What this task involves:
Write the entries below again, precisely as they appear.

Data excerpts:
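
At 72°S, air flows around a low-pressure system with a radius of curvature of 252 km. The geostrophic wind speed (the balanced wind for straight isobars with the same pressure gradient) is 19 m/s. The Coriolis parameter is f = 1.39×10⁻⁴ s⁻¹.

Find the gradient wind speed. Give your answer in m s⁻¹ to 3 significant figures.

13.7 m s⁻¹

Around a low, centrifugal force acts outward with Coriolis, so pressure-gradient force balances both:
(1/ρ)|∂P/∂n| = fV + V²/R  →  V² + fR·V − fR·V_g = 0
With fR = 1.39×10⁻⁴ × 252×10³ m = 35.0 m/s:
V = [−fR + √((fR)² + 4 fR V_g)]/2 = [−35.0 + √(35.0² + 4×35.0×19)]/2 = 13.7 m/s
Subgeostrophic (V < V_g = 19 m/s), as expected around a low.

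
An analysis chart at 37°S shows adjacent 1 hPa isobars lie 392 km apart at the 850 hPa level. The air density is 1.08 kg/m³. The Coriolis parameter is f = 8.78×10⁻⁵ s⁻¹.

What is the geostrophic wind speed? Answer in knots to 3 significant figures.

Pressure gradient: |∂P/∂n| = 100 Pa / 392000 m = 2.55×10⁻⁴ Pa/m
Geostrophic balance (pressure-gradient force = Coriolis force):
V_g = (1/(fρ)) |∂P/∂n| = 2.55×10⁻⁴ / (8.78×10⁻⁵ × 1.08) = 2.69 m/s
Converting: 2.69 m/s × 1.944 = 5.23 knots

5.23 knots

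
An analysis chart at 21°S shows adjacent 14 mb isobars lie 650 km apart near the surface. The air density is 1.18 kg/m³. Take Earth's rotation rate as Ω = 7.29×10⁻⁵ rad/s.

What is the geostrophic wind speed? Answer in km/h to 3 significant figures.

126 km/h

Coriolis parameter at 21°S:
f = 2Ω sin φ = 2 × 7.29×10⁻⁵ × sin 21° = 5.23×10⁻⁵ s⁻¹
Pressure gradient: |∂P/∂n| = 1400 Pa / 650000 m = 2.15×10⁻³ Pa/m
Geostrophic balance (pressure-gradient force = Coriolis force):
V_g = (1/(fρ)) |∂P/∂n| = 2.15×10⁻³ / (5.23×10⁻⁵ × 1.18) = 34.9 m/s
Converting: 34.9 m/s × 3.6 = 126 km/h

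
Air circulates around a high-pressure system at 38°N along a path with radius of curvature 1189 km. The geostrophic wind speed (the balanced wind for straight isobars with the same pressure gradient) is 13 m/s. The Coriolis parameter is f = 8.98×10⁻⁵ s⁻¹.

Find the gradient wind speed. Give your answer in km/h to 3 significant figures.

Around a high, pressure-gradient force acts outward with centrifugal, so Coriolis balances both:
fV = (1/ρ)|∂P/∂n| + V²/R  →  V² − fR·V + fR·V_g = 0
With fR = 8.98×10⁻⁵ × 1189×10³ m = 107 m/s:
V = [fR − √((fR)² − 4 fR V_g)]/2 = [107 − √(107² − 4×107×13)]/2 = 15.1 m/s
Supergeostrophic (V > V_g = 13 m/s), as expected around a high.
Converting: 15.1 m/s × 3.6 = 54.5 km/h

54.5 km/h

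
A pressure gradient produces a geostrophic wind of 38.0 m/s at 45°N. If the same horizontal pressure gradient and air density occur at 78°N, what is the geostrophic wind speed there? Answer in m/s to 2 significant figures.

With the same pressure gradient and density, V_g ∝ 1/f ∝ 1/sin φ.
V₂ = V₁ · sin φ₁ / sin φ₂ = 38.0 × sin 45° / sin 78°
V₂ = 38.0 × 0.7071/0.9781 = 27 m/s

27 m/s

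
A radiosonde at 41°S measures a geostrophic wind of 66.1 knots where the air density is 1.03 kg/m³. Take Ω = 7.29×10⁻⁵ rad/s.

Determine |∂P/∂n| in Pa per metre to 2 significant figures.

Coriolis parameter at 41°S:
f = 2Ω sin φ = 2 × 7.29×10⁻⁵ × sin 41° = 9.57×10⁻⁵ s⁻¹
Wind speed in SI: 66.1 knots = 34.0 m/s
Geostrophic balance rearranged: |∂P/∂n| = f ρ V_g
|∂P/∂n| = 9.57×10⁻⁵ × 1.03 × 34.0 = 3.35×10⁻³ Pa/m

3.4×10⁻³ Pa/m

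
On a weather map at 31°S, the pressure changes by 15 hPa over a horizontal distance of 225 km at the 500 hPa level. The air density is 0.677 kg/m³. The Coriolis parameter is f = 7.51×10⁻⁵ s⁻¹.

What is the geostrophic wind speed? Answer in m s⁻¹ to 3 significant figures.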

Finished task:
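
At 72°S, air flows around a low-pressure system with a radius of curvature of 252 km. The geostrophic wind speed (the balanced wind for straight isobars with the same pressure gradient) is 19 m/s. The Coriolis parameter is f = 1.39×10⁻⁴ s⁻¹.

Find the gradient wind speed. Give your answer in m s⁻¹ to 3 significant figures.

13.7 m s⁻¹

Around a low, centrifugal force acts outward with Coriolis, so pressure-gradient force balances both:
(1/ρ)|∂P/∂n| = fV + V²/R  →  V² + fR·V − fR·V_g = 0
With fR = 1.39×10⁻⁴ × 252×10³ m = 35.0 m/s:
V = [−fR + √((fR)² + 4 fR V_g)]/2 = [−35.0 + √(35.0² + 4×35.0×19)]/2 = 13.7 m/s
Subgeostrophic (V < V_g = 19 m/s), as expected around a low.

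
An analysis chart at 37°S shows adjacent 1 hPa isobars lie 392 km apart at the 850 hPa level. The air density is 1.08 kg/m³. The Coriolis parameter is f = 8.78×10⁻⁵ s⁻¹.

What is the geostrophic wind speed? Answer in knots to 3 significant figures.

Pressure gradient: |∂P/∂n| = 100 Pa / 392000 m = 2.55×10⁻⁴ Pa/m
Geostrophic balance (pressure-gradient force = Coriolis force):
V_g = (1/(fρ)) |∂P/∂n| = 2.55×10⁻⁴ / (8.78×10⁻⁵ × 1.08) = 2.69 m/s
Converting: 2.69 m/s × 1.944 = 5.23 knots

5.23 knots

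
An analysis chart at 21°S shows adjacent 14 mb isobars lie 650 km apart near the surface. The air density is 1.18 kg/m³. Take Earth's rotation rate as Ω = 7.29×10⁻⁵ rad/s.

What is the geostrophic wind speed? Answer in km/h to 3 significant figures.

126 km/h

Coriolis parameter at 21°S:
f = 2Ω sin φ = 2 × 7.29×10⁻⁵ × sin 21° = 5.23×10⁻⁵ s⁻¹
Pressure gradient: |∂P/∂n| = 1400 Pa / 650000 m = 2.15×10⁻³ Pa/m
Geostrophic balance (pressure-gradient force = Coriolis force):
V_g = (1/(fρ)) |∂P/∂n| = 2.15×10⁻³ / (5.23×10⁻⁵ × 1.18) = 34.9 m/s
Converting: 34.9 m/s × 3.6 = 126 km/h

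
Air circulates around a high-pressure system at 38°N along a path with radius of curvature 1189 km. The geostrophic wind speed (the balanced wind for straight isobars with the same pressure gradient) is 13 m/s. The Coriolis parameter is f = 8.98×10⁻⁵ s⁻¹.

Find the gradient wind speed. Give your answer in km/h to 3 significant figures.

Around a high, pressure-gradient force acts outward with centrifugal, so Coriolis balances both:
fV = (1/ρ)|∂P/∂n| + V²/R  →  V² − fR·V + fR·V_g = 0
With fR = 8.98×10⁻⁵ × 1189×10³ m = 107 m/s:
V = [fR − √((fR)² − 4 fR V_g)]/2 = [107 − √(107² − 4×107×13)]/2 = 15.1 m/s
Supergeostrophic (V > V_g = 13 m/s), as expected around a high.
Converting: 15.1 m/s × 3.6 = 54.5 km/h

54.5 km/h

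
A pressure gradient produces a geostrophic wind of 38.0 m/s at 45°N. If the same horizontal pressure gradient and air density occur at 78°N, what is the geostrophic wind speed there? Answer in m/s to 2 significant figures.

With the same pressure gradient and density, V_g ∝ 1/f ∝ 1/sin φ.
V₂ = V₁ · sin φ₁ / sin φ₂ = 38.0 × sin 45° / sin 78°
V₂ = 38.0 × 0.7071/0.9781 = 27 m/s

27 m/s

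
A radiosonde at 41°S measures a geostrophic wind of 66.1 knots where the air density is 1.03 kg/m³. Take Ω = 7.29×10⁻⁵ rad/s.

Determine |∂P/∂n| in Pa per metre to 2 significant figures.

Coriolis parameter at 41°S:
f = 2Ω sin φ = 2 × 7.29×10⁻⁵ × sin 41° = 9.57×10⁻⁵ s⁻¹
Wind speed in SI: 66.1 knots = 34.0 m/s
Geostrophic balance rearranged: |∂P/∂n| = f ρ V_g
|∂P/∂n| = 9.57×10⁻⁵ × 1.03 × 34.0 = 3.35×10⁻³ Pa/m

3.4×10⁻³ Pa/m

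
On a weather map at 31°S, the pressure changes by 15 hPa over a horizontal distance of 225 km at the 500 hPa level. The air density is 0.677 kg/m³. The Coriolis parameter is f = 7.51×10⁻⁵ s⁻¹.

What is the geostrophic wind speed? Answer in m s⁻¹ to 3 significant figures.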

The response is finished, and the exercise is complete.